(Collected data)
--- START ---

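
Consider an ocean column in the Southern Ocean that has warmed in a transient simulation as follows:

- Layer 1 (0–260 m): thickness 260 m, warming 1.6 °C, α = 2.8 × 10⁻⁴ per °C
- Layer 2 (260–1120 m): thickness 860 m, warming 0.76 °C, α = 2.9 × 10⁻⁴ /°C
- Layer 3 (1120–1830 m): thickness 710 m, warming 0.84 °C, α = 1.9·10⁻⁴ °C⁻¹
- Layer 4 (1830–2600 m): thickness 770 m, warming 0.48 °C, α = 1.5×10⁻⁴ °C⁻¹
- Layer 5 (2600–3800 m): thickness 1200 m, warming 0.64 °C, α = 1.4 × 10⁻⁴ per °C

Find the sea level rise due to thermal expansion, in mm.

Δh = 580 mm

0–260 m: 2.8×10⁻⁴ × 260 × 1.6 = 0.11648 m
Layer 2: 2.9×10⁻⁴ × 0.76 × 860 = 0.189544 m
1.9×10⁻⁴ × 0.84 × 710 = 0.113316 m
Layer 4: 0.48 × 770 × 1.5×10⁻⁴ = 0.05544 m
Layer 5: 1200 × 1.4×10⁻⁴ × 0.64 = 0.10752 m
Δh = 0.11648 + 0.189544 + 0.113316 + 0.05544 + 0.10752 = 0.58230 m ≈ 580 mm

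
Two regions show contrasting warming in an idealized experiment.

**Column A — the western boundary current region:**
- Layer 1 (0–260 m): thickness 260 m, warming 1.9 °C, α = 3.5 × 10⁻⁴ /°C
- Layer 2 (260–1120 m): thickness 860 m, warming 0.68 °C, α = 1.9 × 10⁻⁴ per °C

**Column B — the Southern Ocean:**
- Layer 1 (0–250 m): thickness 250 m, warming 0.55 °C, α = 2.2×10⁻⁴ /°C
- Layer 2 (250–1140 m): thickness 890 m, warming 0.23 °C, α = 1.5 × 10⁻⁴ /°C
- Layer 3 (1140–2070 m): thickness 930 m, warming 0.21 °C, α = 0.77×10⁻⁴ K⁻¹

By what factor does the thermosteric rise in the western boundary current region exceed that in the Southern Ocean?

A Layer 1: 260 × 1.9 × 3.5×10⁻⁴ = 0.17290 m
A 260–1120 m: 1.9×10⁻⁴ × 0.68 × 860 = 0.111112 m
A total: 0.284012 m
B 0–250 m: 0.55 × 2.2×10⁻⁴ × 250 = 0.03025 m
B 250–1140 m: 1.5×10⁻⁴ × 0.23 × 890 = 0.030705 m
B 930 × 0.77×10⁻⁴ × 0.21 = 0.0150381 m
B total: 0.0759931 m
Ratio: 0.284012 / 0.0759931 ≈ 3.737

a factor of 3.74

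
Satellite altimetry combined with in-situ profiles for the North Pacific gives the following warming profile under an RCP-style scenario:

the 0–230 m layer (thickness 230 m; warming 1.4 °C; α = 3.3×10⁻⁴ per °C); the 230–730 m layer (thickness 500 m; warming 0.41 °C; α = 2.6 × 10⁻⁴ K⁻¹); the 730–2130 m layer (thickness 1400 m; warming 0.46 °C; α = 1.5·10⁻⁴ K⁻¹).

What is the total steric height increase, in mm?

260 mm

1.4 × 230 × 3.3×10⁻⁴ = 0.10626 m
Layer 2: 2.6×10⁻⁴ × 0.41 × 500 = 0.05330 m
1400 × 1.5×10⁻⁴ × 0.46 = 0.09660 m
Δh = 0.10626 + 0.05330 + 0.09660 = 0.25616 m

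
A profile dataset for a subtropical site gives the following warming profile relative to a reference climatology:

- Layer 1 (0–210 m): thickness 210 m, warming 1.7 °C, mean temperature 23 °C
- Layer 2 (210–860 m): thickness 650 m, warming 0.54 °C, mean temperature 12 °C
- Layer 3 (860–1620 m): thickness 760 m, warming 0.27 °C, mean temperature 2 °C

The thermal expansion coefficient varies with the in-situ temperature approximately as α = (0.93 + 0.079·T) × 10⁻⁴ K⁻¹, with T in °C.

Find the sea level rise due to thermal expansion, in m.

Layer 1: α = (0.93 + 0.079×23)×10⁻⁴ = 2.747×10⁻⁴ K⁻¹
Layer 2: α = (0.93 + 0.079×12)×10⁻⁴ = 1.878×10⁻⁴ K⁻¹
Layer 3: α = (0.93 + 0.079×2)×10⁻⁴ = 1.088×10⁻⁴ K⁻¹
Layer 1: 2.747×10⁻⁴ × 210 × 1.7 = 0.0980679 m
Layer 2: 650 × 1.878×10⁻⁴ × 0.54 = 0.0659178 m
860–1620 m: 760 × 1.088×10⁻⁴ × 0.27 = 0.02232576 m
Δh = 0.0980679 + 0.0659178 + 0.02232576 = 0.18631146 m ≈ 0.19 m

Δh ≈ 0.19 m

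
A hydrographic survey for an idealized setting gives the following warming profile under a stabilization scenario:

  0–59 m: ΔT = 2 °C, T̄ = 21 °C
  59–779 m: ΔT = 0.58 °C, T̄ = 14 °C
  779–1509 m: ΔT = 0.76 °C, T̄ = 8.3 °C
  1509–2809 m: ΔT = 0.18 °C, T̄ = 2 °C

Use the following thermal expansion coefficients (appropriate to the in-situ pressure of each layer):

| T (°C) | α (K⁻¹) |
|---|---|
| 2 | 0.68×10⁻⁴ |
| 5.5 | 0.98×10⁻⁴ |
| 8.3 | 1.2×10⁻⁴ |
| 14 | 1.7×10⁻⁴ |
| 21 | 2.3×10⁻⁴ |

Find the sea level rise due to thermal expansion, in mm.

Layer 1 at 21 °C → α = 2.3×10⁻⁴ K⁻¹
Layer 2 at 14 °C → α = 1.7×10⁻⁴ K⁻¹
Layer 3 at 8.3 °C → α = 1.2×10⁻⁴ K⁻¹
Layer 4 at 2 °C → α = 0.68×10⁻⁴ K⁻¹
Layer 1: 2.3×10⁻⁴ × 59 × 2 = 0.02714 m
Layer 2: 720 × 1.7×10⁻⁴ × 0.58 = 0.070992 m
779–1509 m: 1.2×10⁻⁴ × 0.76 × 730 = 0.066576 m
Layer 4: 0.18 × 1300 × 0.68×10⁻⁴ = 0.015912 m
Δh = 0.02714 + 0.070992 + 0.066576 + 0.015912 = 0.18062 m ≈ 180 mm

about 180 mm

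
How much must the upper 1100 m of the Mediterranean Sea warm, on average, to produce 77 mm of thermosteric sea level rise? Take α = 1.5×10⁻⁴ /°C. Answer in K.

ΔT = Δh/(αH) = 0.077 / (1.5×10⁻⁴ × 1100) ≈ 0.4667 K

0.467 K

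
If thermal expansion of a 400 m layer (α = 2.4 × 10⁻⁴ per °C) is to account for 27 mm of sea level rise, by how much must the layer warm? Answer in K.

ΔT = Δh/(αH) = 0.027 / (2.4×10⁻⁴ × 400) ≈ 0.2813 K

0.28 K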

--- END ---

● WHAT IS NEEDED: Going back to the entries above, set down exactly the lines that begin at the one with "1509–2809 m: ΔT = 0.18 °C, T̄ = 2 °C" and end at the one with "21 | 2.3×10⁻⁴ |", both included, and nothing else.

● FINAL ANSWER:
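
  1509–2809 m: ΔT = 0.18 °C, T̄ = 2 °C

Use the following thermal expansion coefficients (appropriate to the in-situ pressure of each layer):

| T (°C) | α (K⁻¹) |
|---|---|
| 2 | 0.68×10⁻⁴ |
| 5.5 | 0.98×10⁻⁴ |
| 8.3 | 1.2×10⁻⁴ |
| 14 | 1.7×10⁻⁴ |
| 21 | 2.3×10⁻⁴ |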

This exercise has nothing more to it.